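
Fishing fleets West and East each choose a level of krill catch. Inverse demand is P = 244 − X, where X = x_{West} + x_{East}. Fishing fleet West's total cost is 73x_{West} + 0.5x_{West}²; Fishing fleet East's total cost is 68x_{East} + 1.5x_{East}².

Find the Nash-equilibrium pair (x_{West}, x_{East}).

Fishing fleet West's profit: π = x_{West}(244 − (x_{West} + x_{East})) − 73x_{West} − 0.5x_{West}².
∂π/∂x_{West} = 171 − 3x_{West} − x_{East} = 0, so x_{West} = 57 − (1/3)x_{East}.
For East: ∂π/∂x_{East} = 176 − 5x_{East} − x_{West} = 0 ⇒ x_{East} = 35.2 − 0.2x_{West}.
Plugging x_{East} into West's best response: x_{West} = 57 − (1/3)(35.2 − 0.2x_{West}) ⇒ (14/15)x_{West} = 679/15, so x_{West} = 48.5.
Then x_{East} = 35.2 − 0.2·48.5 = 25.5.

48.5, 25.5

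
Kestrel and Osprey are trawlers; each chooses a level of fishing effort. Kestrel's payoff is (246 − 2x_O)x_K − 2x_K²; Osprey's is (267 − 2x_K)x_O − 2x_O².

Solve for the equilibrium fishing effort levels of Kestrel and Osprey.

37.5, 48

Expanding Kestrel's payoff: 246x_K − 2x_Ox_K − 2x_K².
∂π/∂x_K = 246 − 2x_O − 4x_K = 0, so x_K = 61.5 − 0.5x_O.
Likewise for Osprey: x_O = 66.75 − 0.5x_K.
Plugging x_O into Kestrel's best response: x_K = 61.5 − 0.5(66.75 − 0.5x_K) ⇒ 0.75x_K = 28.125, so x_K = 37.5.
Then x_O = 66.75 − 0.5·37.5 = 48.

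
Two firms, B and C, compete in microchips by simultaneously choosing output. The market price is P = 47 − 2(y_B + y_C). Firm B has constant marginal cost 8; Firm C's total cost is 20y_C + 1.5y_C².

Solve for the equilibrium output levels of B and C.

9.125, 1.25

Firm B's profit: π = y_B(47 − 2(y_B + y_C)) − 8y_B.
∂π/∂y_B = 39 − 4y_B − 2y_C = 0, so y_B = 9.75 − 0.5y_C.
For C: ∂π/∂y_C = 27 − 7y_C − 2y_B = 0 ⇒ y_C = 27/7 − (2/7)y_B.
Solving the two reaction functions simultaneously: (1 − (−0.5)(−2/7))y_B = 9.75 − 0.5·(27/7), so (6/7)y_B = 219/28 and y_B = 9.125.
Then y_C = 27/7 − (2/7)·9.125 = 1.25.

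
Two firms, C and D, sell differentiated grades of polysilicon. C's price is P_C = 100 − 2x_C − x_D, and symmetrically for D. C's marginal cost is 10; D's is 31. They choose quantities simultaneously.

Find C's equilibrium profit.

Firm C's profit: π = x_C(100 − 2x_C − x_D) − 10x_C.
∂π/∂x_C = 90 − 4x_C − x_D = 0 ⇒ x_C = 22.5 − 0.25x_D.
Similarly x_D = 17.25 − 0.25x_C.
Solving the two reaction functions simultaneously: (1 − (−0.25)(−0.25))x_C = 22.5 − 0.25·17.25, so 0.9375x_C = 18.1875 and x_C = 19.4.
Then x_D = 17.25 − 0.25·19.4 = 12.4.
P_C = 100 − 2·19.4 − 12.4 = 48.8.
Profit = (48.8 − 10)·19.4 = 752.72.

752.72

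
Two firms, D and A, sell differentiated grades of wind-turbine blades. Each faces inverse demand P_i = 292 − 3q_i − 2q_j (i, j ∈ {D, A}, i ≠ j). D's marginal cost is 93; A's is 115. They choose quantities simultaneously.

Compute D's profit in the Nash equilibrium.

Firm D's profit: π = q_D(292 − 3q_D − 2q_A) − 93q_D.
∂π/∂q_D = 199 − 6q_D − 2q_A = 0 ⇒ q_D = 199/6 − (1/3)q_A.
Similarly q_A = 29.5 − (1/3)q_D.
Plugging q_A into D's best response: q_D = 199/6 − (1/3)(29.5 − (1/3)q_D) ⇒ (8/9)q_D = 70/3, so q_D = 26.25.
Then q_A = 29.5 − (1/3)·26.25 = 20.75.
P_D = 292 − 3·26.25 − 2·20.75 = 171.75.
Profit = (171.75 − 93)·26.25 = 2067.1875.

2067.1875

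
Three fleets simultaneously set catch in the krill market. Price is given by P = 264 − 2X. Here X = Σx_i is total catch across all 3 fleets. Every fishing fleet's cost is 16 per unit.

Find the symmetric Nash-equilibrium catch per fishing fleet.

31

A representative fishing fleet's profit is π_i = x_i(264 − 2X) − 16x_i, with X = x_i + Σ_{j≠i} x_j.
First-order condition: 248 − 4x_i − 2Σ_{j≠i} x_j = 0.
In a symmetric equilibrium every fishing fleet chooses the same x, so Σ_{j≠i} x_j = 2x. The condition becomes 248 − 8x = 0, giving x = 248/8 = 31.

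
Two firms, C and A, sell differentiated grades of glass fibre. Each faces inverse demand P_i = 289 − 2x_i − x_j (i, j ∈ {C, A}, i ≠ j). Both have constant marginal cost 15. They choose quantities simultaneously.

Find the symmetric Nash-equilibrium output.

Firm C's profit: π = x_C(289 − 2x_C − x_A) − 15x_C.
∂π/∂x_C = 274 − 4x_C − x_A = 0 ⇒ x_C = 68.5 − 0.25x_A.
By symmetry x_A = x_C; substituting into the reaction function, 1.25x_C = 68.5 and x_C = 54.8.

54.8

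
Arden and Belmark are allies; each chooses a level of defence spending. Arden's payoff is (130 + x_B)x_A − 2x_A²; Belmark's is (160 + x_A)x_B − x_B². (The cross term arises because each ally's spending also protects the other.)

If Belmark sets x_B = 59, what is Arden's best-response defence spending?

47.25

Expanding Arden's payoff: 130x_A + x_Bx_A − 2x_A².
∂π/∂x_A = 130 + x_B − 4x_A = 0, so x_A = 32.5 + 0.25x_B.
At x_B = 59: x_A = 32.5 + 0.25·59 = 47.25.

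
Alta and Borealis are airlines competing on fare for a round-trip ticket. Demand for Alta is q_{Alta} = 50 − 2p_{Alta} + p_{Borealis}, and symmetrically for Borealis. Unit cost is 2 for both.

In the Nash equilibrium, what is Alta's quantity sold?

32

Alta's profit: π = (p_{Alta} − 2)(50 − 2p_{Alta} + p_{Borealis}).
∂π/∂p_{Alta} = 54 − 4p_{Alta} + p_{Borealis} = 0 ⇒ p_{Alta} = 13.5 + 0.25p_{Borealis}.
The game is symmetric, so in equilibrium p_{Borealis} = p_{Alta}: the reaction function gives 0.75p_{Alta} = 13.5, hence p_{Alta} = 18.
q_{Alta} = 50 − 2·18 + 18 = 32.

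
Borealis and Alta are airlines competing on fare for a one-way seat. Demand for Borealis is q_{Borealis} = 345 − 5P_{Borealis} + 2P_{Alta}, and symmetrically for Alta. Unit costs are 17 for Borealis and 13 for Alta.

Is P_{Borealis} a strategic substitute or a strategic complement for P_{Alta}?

strategic complements

Borealis's profit: π = (P_{Borealis} − 17)(345 − 5P_{Borealis} + 2P_{Alta}).
∂π/∂P_{Borealis} = 430 − 10P_{Borealis} + 2P_{Alta} = 0 ⇒ P_{Borealis} = 43 + 0.2P_{Alta}.
The best-response slope dP_{Borealis}/dP_{Alta} = 0.2 > 0: the reaction function is upward-sloping, so the choices are strategic complements.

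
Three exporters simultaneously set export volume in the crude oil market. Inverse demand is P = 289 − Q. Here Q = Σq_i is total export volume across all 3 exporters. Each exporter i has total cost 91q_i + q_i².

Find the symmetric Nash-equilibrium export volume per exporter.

A representative exporter's profit is π_i = q_i(289 − Q) − 91q_i − q_i², with Q = q_i + Σ_{j≠i} q_j.
First-order condition: 198 − 4q_i − Σ_{j≠i} q_j = 0.
Imposing symmetry (q_j = q for all j) turns Σ_{j≠i} q_j into 2q, so 198 = 6q and q = 33.

33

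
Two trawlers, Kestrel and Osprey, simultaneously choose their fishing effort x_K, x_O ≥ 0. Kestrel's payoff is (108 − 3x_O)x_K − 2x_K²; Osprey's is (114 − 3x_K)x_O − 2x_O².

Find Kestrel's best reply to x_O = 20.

12

Expanding Kestrel's payoff: 108x_K − 3x_Ox_K − 2x_K².
∂π/∂x_K = 108 − 3x_O − 4x_K = 0, so x_K = 27 − 0.75x_O.
At x_O = 20: x_K = 27 − 0.75·20 = 12.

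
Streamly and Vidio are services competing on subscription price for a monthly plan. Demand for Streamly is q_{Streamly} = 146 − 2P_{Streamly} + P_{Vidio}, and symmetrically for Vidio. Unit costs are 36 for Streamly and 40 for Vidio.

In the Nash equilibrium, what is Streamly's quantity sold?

Streamly's profit: π = (P_{Streamly} − 36)(146 − 2P_{Streamly} + P_{Vidio}).
∂π/∂P_{Streamly} = 218 − 4P_{Streamly} + P_{Vidio} = 0 ⇒ P_{Streamly} = 54.5 + 0.25P_{Vidio}.
Similarly P_{Vidio} = 56.5 + 0.25P_{Streamly}.
Plugging P_{Vidio} into Streamly's best response: P_{Streamly} = 54.5 + 0.25(56.5 + 0.25P_{Streamly}) ⇒ 0.9375P_{Streamly} = 68.625, so P_{Streamly} = 73.2.
Then P_{Vidio} = 56.5 + 0.25·73.2 = 74.8.
q_{Streamly} = 146 − 2·73.2 + 74.8 = 74.4.

74.4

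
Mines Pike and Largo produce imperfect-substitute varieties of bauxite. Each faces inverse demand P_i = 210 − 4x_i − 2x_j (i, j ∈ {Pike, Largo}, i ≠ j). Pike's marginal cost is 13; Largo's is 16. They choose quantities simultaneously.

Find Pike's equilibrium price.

92.2

Mine Pike's profit: π = x_{Pike}(210 − 4x_{Pike} − 2x_{Largo}) − 13x_{Pike}.
∂π/∂x_{Pike} = 197 − 8x_{Pike} − 2x_{Largo} = 0 ⇒ x_{Pike} = 24.625 − 0.25x_{Largo}.
Similarly x_{Largo} = 24.25 − 0.25x_{Pike}.
Solving the two reaction functions simultaneously: (1 − (−0.25)(−0.25))x_{Pike} = 24.625 − 0.25·24.25, so 0.9375x_{Pike} = 18.5625 and x_{Pike} = 19.8.
Then x_{Largo} = 24.25 − 0.25·19.8 = 19.3.
P_{Pike} = 210 − 4·19.8 − 2·19.3 = 92.2.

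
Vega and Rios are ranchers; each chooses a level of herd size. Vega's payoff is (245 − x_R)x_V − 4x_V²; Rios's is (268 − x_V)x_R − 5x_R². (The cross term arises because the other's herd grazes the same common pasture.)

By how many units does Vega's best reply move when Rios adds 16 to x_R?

Expanding Vega's payoff: 245x_V − x_Rx_V − 4x_V².
∂π/∂x_V = 245 − x_R − 8x_V = 0, so x_V = 30.625 − 0.125x_R.
The reaction-function slope is −0.125, so a 16-unit rise in x_R moves x_V by −0.125 × 16 = −2. Vega's best response falls — the actions are strategic substitutes.

-2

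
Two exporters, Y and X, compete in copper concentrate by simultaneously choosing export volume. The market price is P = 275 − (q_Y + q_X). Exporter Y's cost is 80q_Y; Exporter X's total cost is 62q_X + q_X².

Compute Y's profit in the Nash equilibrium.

6561

Exporter Y's profit: π = q_Y(275 − (q_Y + q_X)) − 80q_Y.
∂π/∂q_Y = 195 − 2q_Y − q_X = 0, so q_Y = 97.5 − 0.5q_X.
For X: ∂π/∂q_X = 213 − 4q_X − q_Y = 0 ⇒ q_X = 53.25 − 0.25q_Y.
Plugging q_X into Y's best response: q_Y = 97.5 − 0.5(53.25 − 0.25q_Y) ⇒ 0.875q_Y = 70.875, so q_Y = 81.
Then q_X = 53.25 − 0.25·81 = 33.
Price P = 275 − 114 = 161.
Y's profit: (161 − 80)·81 = 6561.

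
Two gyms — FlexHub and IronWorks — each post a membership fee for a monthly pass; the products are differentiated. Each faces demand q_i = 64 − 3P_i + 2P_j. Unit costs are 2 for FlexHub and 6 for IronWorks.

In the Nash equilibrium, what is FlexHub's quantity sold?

48.75

FlexHub's profit: π = (P_{FlexHub} − 2)(64 − 3P_{FlexHub} + 2P_{IronWorks}).
∂π/∂P_{FlexHub} = 70 − 6P_{FlexHub} + 2P_{IronWorks} = 0 ⇒ P_{FlexHub} = 35/3 + (1/3)P_{IronWorks}.
Similarly P_{IronWorks} = 41/3 + (1/3)P_{FlexHub}.
Solving the two reaction functions simultaneously: (1 − (1/3)(1/3))P_{FlexHub} = 35/3 + (1/3)·(41/3), so (8/9)P_{FlexHub} = 146/9 and P_{FlexHub} = 18.25.
Then P_{IronWorks} = 41/3 + (1/3)·18.25 = 19.75.
q_{FlexHub} = 64 − 3·18.25 + 2·19.75 = 48.75.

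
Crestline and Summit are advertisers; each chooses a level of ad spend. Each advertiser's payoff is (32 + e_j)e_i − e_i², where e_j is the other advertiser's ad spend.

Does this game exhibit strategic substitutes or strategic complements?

Crestline's payoff is (32 + e_S)e_C − e_C².
∂π/∂e_C = 32 + e_S − 2e_C = 0, so e_C = 16 + 0.5e_S.
The best-response slope de_C/de_S = 0.5 > 0: the reaction function is upward-sloping, so the choices are strategic complements.

strategic complements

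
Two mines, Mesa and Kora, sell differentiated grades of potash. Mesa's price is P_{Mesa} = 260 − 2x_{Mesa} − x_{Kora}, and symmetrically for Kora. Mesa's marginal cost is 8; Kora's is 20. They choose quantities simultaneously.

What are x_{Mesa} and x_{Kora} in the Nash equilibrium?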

○ ○ ○

WHAT YOU HAVE TO DO: Search the entries above for the string "compete". Copy each line that holds it.

THE COMPLETED TASK:
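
Two firms, B and C, compete in microchips by simultaneously choosing output. The market price is P = 47 − 2(y_B + y_C). Firm B has constant marginal cost 8; Firm C's total cost is 20y_C + 1.5y_C².
Two exporters, Y and X, compete in copper concentrate by simultaneously choosing export volume. The market price is P = 275 − (q_Y + q_X). Exporter Y's cost is 80q_Y; Exporter X's total cost is 62q_X + q_X².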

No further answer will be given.